#### [Description of the task]
Write out the records again, exactly, leaving none out.

#### [Source information]

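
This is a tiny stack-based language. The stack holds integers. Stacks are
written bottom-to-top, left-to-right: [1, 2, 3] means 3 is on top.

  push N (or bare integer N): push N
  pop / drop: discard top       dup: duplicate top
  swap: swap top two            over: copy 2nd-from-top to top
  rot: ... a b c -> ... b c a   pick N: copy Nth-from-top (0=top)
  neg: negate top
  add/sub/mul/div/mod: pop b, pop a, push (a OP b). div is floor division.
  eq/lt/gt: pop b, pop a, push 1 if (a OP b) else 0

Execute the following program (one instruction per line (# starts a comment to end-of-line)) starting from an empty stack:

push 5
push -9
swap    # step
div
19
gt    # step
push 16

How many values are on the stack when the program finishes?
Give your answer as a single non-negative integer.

Answer: 2

Derivation:
After 'push 5': stack = [5] (depth 1)
After 'push -9': stack = [5, -9] (depth 2)
After 'swap': stack = [-9, 5] (depth 2)
After 'div': stack = [-2] (depth 1)
After 'push 19': stack = [-2, 19] (depth 2)
After 'gt': stack = [0] (depth 1)
After 'push 16': stack = [0, 16] (depth 2)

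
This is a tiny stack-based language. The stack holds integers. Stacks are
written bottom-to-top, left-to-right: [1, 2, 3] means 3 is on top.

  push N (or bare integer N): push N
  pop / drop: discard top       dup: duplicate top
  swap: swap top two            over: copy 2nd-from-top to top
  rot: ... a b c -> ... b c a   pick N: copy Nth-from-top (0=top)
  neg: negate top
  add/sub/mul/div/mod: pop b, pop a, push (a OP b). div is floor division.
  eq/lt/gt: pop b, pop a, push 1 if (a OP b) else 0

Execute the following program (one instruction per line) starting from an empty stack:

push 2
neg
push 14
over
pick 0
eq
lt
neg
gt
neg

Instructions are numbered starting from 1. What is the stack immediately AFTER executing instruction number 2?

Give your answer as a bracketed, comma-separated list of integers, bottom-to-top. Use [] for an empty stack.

Answer: [-2]

Derivation:
Step 1 ('push 2'): [2]
Step 2 ('neg'): [-2]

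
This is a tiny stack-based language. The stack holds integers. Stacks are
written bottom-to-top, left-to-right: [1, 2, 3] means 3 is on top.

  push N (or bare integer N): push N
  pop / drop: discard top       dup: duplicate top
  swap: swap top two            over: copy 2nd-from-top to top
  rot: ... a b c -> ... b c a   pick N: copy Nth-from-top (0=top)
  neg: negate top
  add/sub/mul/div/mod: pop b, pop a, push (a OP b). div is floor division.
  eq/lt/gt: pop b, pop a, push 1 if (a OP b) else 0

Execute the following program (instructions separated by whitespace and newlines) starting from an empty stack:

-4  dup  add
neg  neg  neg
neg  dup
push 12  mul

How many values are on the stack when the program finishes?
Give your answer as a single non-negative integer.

Answer: 2

Derivation:
After 'push -4': stack = [-4] (depth 1)
After 'dup': stack = [-4, -4] (depth 2)
After 'add': stack = [-8] (depth 1)
After 'neg': stack = [8] (depth 1)
After 'neg': stack = [-8] (depth 1)
After 'neg': stack = [8] (depth 1)
After 'neg': stack = [-8] (depth 1)
After 'dup': stack = [-8, -8] (depth 2)
After 'push 12': stack = [-8, -8, 12] (depth 3)
After 'mul': stack = [-8, -96] (depth 2)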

#### [Task output]
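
This is a tiny stack-based language. The stack holds integers. Stacks are
written bottom-to-top, left-to-right: [1, 2, 3] means 3 is on top.

  push N (or bare integer N): push N
  pop / drop: discard top       dup: duplicate top
  swap: swap top two            over: copy 2nd-from-top to top
  rot: ... a b c -> ... b c a   pick N: copy Nth-from-top (0=top)
  neg: negate top
  add/sub/mul/div/mod: pop b, pop a, push (a OP b). div is floor division.
  eq/lt/gt: pop b, pop a, push 1 if (a OP b) else 0

Execute the following program (one instruction per line (# starts a comment to end-of-line)) starting from an empty stack:

push 5
push -9
swap    # step
div
19
gt    # step
push 16

How many values are on the stack when the program finishes?
Give your answer as a single non-negative integer.

Answer: 2

Derivation:
After 'push 5': stack = [5] (depth 1)
After 'push -9': stack = [5, -9] (depth 2)
After 'swap': stack = [-9, 5] (depth 2)
After 'div': stack = [-2] (depth 1)
After 'push 19': stack = [-2, 19] (depth 2)
After 'gt': stack = [0] (depth 1)
After 'push 16': stack = [0, 16] (depth 2)

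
This is a tiny stack-based language. The stack holds integers. Stacks are
written bottom-to-top, left-to-right: [1, 2, 3] means 3 is on top.

  push N (or bare integer N): push N
  pop / drop: discard top       dup: duplicate top
  swap: swap top two            over: copy 2nd-from-top to top
  rot: ... a b c -> ... b c a   pick N: copy Nth-from-top (0=top)
  neg: negate top
  add/sub/mul/div/mod: pop b, pop a, push (a OP b). div is floor division.
  eq/lt/gt: pop b, pop a, push 1 if (a OP b) else 0

Execute the following program (one instruction per line) starting from an empty stack:

push 2
neg
push 14
over
pick 0
eq
lt
neg
gt
neg

Instructions are numbered starting from 1. What is the stack immediately AFTER executing instruction number 2?

Give your answer as a bracketed, comma-separated list of integers, bottom-to-top. Use [] for an empty stack.

Answer: [-2]

Derivation:
Step 1 ('push 2'): [2]
Step 2 ('neg'): [-2]

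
This is a tiny stack-based language. The stack holds integers. Stacks are
written bottom-to-top, left-to-right: [1, 2, 3] means 3 is on top.

  push N (or bare integer N): push N
  pop / drop: discard top       dup: duplicate top
  swap: swap top two            over: copy 2nd-from-top to top
  rot: ... a b c -> ... b c a   pick N: copy Nth-from-top (0=top)
  neg: negate top
  add/sub/mul/div/mod: pop b, pop a, push (a OP b). div is floor division.
  eq/lt/gt: pop b, pop a, push 1 if (a OP b) else 0

Execute the following program (instructions separated by whitespace and newlines) starting from an empty stack:

-4  dup  add
neg  neg  neg
neg  dup
push 12  mul

How many values are on the stack when the program finishes?
Give your answer as a single non-negative integer.

Answer: 2

Derivation:
After 'push -4': stack = [-4] (depth 1)
After 'dup': stack = [-4, -4] (depth 2)
After 'add': stack = [-8] (depth 1)
After 'neg': stack = [8] (depth 1)
After 'neg': stack = [-8] (depth 1)
After 'neg': stack = [8] (depth 1)
After 'neg': stack = [-8] (depth 1)
After 'dup': stack = [-8, -8] (depth 2)
After 'push 12': stack = [-8, -8, 12] (depth 3)
After 'mul': stack = [-8, -96] (depth 2)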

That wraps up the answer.